TASK STATEMENT:
When you reproduce the listing below, keep every entry exactly as written.

DATASET ENTRIES:
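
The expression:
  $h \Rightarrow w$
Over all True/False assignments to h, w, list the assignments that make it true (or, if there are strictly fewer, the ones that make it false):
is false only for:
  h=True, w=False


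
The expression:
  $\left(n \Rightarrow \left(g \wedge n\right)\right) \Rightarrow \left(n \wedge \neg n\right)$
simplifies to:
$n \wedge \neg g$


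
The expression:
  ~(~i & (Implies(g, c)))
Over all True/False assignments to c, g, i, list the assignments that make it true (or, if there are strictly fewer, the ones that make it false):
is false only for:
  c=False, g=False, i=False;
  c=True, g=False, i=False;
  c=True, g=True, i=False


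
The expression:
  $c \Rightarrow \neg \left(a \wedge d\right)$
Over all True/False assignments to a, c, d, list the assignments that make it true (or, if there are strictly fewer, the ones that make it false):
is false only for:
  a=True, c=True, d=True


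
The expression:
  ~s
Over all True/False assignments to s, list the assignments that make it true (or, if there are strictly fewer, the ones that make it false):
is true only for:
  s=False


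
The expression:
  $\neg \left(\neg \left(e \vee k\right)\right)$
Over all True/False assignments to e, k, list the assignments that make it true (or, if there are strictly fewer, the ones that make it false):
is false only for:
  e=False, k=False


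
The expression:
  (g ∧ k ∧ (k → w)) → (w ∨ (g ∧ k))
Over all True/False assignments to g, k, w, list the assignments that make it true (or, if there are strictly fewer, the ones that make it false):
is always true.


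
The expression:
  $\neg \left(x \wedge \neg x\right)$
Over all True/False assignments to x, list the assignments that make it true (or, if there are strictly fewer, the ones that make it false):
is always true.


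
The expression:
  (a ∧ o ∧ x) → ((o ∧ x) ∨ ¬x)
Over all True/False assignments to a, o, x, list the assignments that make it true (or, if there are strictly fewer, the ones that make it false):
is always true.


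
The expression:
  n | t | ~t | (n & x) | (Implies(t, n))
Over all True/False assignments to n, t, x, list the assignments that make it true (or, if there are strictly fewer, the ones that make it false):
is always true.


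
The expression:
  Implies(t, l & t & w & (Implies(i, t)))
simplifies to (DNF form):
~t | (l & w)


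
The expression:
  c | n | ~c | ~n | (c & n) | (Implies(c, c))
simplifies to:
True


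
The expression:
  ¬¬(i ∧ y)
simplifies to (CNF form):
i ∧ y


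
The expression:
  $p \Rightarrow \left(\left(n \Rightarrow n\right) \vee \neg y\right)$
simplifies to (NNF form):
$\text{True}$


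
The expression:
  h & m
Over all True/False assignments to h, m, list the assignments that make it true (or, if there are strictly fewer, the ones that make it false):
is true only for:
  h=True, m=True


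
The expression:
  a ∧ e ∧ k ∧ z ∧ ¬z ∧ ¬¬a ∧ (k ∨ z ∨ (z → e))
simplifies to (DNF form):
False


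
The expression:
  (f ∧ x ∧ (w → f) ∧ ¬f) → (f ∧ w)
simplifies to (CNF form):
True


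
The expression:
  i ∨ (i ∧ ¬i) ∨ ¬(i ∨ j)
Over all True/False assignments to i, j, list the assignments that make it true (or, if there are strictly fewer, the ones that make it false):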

YOUR SOLUTION:
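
The expression:
  $h \Rightarrow w$
Over all True/False assignments to h, w, list the assignments that make it true (or, if there are strictly fewer, the ones that make it false):
is false only for:
  h=True, w=False


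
The expression:
  $\left(n \Rightarrow \left(g \wedge n\right)\right) \Rightarrow \left(n \wedge \neg n\right)$
simplifies to:
$n \wedge \neg g$


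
The expression:
  ~(~i & (Implies(g, c)))
Over all True/False assignments to c, g, i, list the assignments that make it true (or, if there are strictly fewer, the ones that make it false):
is false only for:
  c=False, g=False, i=False;
  c=True, g=False, i=False;
  c=True, g=True, i=False


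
The expression:
  $c \Rightarrow \neg \left(a \wedge d\right)$
Over all True/False assignments to a, c, d, list the assignments that make it true (or, if there are strictly fewer, the ones that make it false):
is false only for:
  a=True, c=True, d=True


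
The expression:
  ~s
Over all True/False assignments to s, list the assignments that make it true (or, if there are strictly fewer, the ones that make it false):
is true only for:
  s=False


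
The expression:
  $\neg \left(\neg \left(e \vee k\right)\right)$
Over all True/False assignments to e, k, list the assignments that make it true (or, if there are strictly fewer, the ones that make it false):
is false only for:
  e=False, k=False


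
The expression:
  (g ∧ k ∧ (k → w)) → (w ∨ (g ∧ k))
Over all True/False assignments to g, k, w, list the assignments that make it true (or, if there are strictly fewer, the ones that make it false):
is always true.


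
The expression:
  $\neg \left(x \wedge \neg x\right)$
Over all True/False assignments to x, list the assignments that make it true (or, if there are strictly fewer, the ones that make it false):
is always true.


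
The expression:
  (a ∧ o ∧ x) → ((o ∧ x) ∨ ¬x)
Over all True/False assignments to a, o, x, list the assignments that make it true (or, if there are strictly fewer, the ones that make it false):
is always true.


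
The expression:
  n | t | ~t | (n & x) | (Implies(t, n))
Over all True/False assignments to n, t, x, list the assignments that make it true (or, if there are strictly fewer, the ones that make it false):
is always true.


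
The expression:
  Implies(t, l & t & w & (Implies(i, t)))
simplifies to (DNF form):
~t | (l & w)


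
The expression:
  c | n | ~c | ~n | (c & n) | (Implies(c, c))
simplifies to:
True


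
The expression:
  ¬¬(i ∧ y)
simplifies to (CNF form):
i ∧ y


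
The expression:
  $p \Rightarrow \left(\left(n \Rightarrow n\right) \vee \neg y\right)$
simplifies to (NNF form):
$\text{True}$


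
The expression:
  h & m
Over all True/False assignments to h, m, list the assignments that make it true (or, if there are strictly fewer, the ones that make it false):
is true only for:
  h=True, m=True


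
The expression:
  a ∧ e ∧ k ∧ z ∧ ¬z ∧ ¬¬a ∧ (k ∨ z ∨ (z → e))
simplifies to (DNF form):
False


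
The expression:
  (f ∧ x ∧ (w → f) ∧ ¬f) → (f ∧ w)
simplifies to (CNF form):
True


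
The expression:
  i ∨ (i ∧ ¬i) ∨ ¬(i ∨ j)
Over all True/False assignments to i, j, list the assignments that make it true (or, if there are strictly fewer, the ones that make it false):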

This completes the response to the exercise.